▶ [ASSIGNMENT]: Reproduce the whole of the data exactly.

▶ [RECORDS]:
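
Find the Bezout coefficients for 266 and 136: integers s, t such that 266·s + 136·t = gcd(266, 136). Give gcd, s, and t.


Euclidean algorithm on (266, 136) — divide until remainder is 0:
  266 = 1 · 136 + 130
  136 = 1 · 130 + 6
  130 = 21 · 6 + 4
  6 = 1 · 4 + 2
  4 = 2 · 2 + 0
gcd(266, 136) = 2.
Track Bezout coefficients alongside the remainders: start with r₀ = 266 = a·1 + b·0 (s = 1, t = 0) and r₁ = 136 = a·0 + b·1 (s = 0, t = 1); each new remainder r_{k+1} = r_{k-1} − q_k·r_k inherits s_{k+1} = s_{k-1} − q_k·s_k, t_{k+1} = t_{k-1} − q_k·t_k, so r_k = a·s_k + b·t_k at every step:
  q = 1: r = 130, s = 1 − 1·0 = 1, t = 0 − 1·1 = -1  (check: 266·1 + 136·(-1) = 130)
  q = 1: r = 6, s = 0 − 1·1 = -1, t = 1 − 1·(-1) = 2  (check: 266·(-1) + 136·2 = 6)
  q = 21: r = 4, s = 1 − 21·(-1) = 22, t = -1 − 21·2 = -43  (check: 266·22 + 136·(-43) = 4)
  q = 1: r = 2, s = -1 − 1·22 = -23, t = 2 − 1·(-43) = 45  (check: 266·(-23) + 136·45 = 2)
The row with r = 2 (the gcd) gives the Bezout coefficients s = -23, t = 45.
Result: 266 · (-23) + 136 · (45) = 2.

gcd(266, 136) = 2; s = -23, t = 45 (check: 266·(-23) + 136·45 = 2).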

▶ [THE COMPLETED TASK]:
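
Find the Bezout coefficients for 266 and 136: integers s, t such that 266·s + 136·t = gcd(266, 136). Give gcd, s, and t.


Euclidean algorithm on (266, 136) — divide until remainder is 0:
  266 = 1 · 136 + 130
  136 = 1 · 130 + 6
  130 = 21 · 6 + 4
  6 = 1 · 4 + 2
  4 = 2 · 2 + 0
gcd(266, 136) = 2.
Track Bezout coefficients alongside the remainders: start with r₀ = 266 = a·1 + b·0 (s = 1, t = 0) and r₁ = 136 = a·0 + b·1 (s = 0, t = 1); each new remainder r_{k+1} = r_{k-1} − q_k·r_k inherits s_{k+1} = s_{k-1} − q_k·s_k, t_{k+1} = t_{k-1} − q_k·t_k, so r_k = a·s_k + b·t_k at every step:
  q = 1: r = 130, s = 1 − 1·0 = 1, t = 0 − 1·1 = -1  (check: 266·1 + 136·(-1) = 130)
  q = 1: r = 6, s = 0 − 1·1 = -1, t = 1 − 1·(-1) = 2  (check: 266·(-1) + 136·2 = 6)
  q = 21: r = 4, s = 1 − 21·(-1) = 22, t = -1 − 21·2 = -43  (check: 266·22 + 136·(-43) = 4)
  q = 1: r = 2, s = -1 − 1·22 = -23, t = 2 − 1·(-43) = 45  (check: 266·(-23) + 136·45 = 2)
The row with r = 2 (the gcd) gives the Bezout coefficients s = -23, t = 45.
Result: 266 · (-23) + 136 · (45) = 2.

gcd(266, 136) = 2; s = -23, t = 45 (check: 266·(-23) + 136·45 = 2).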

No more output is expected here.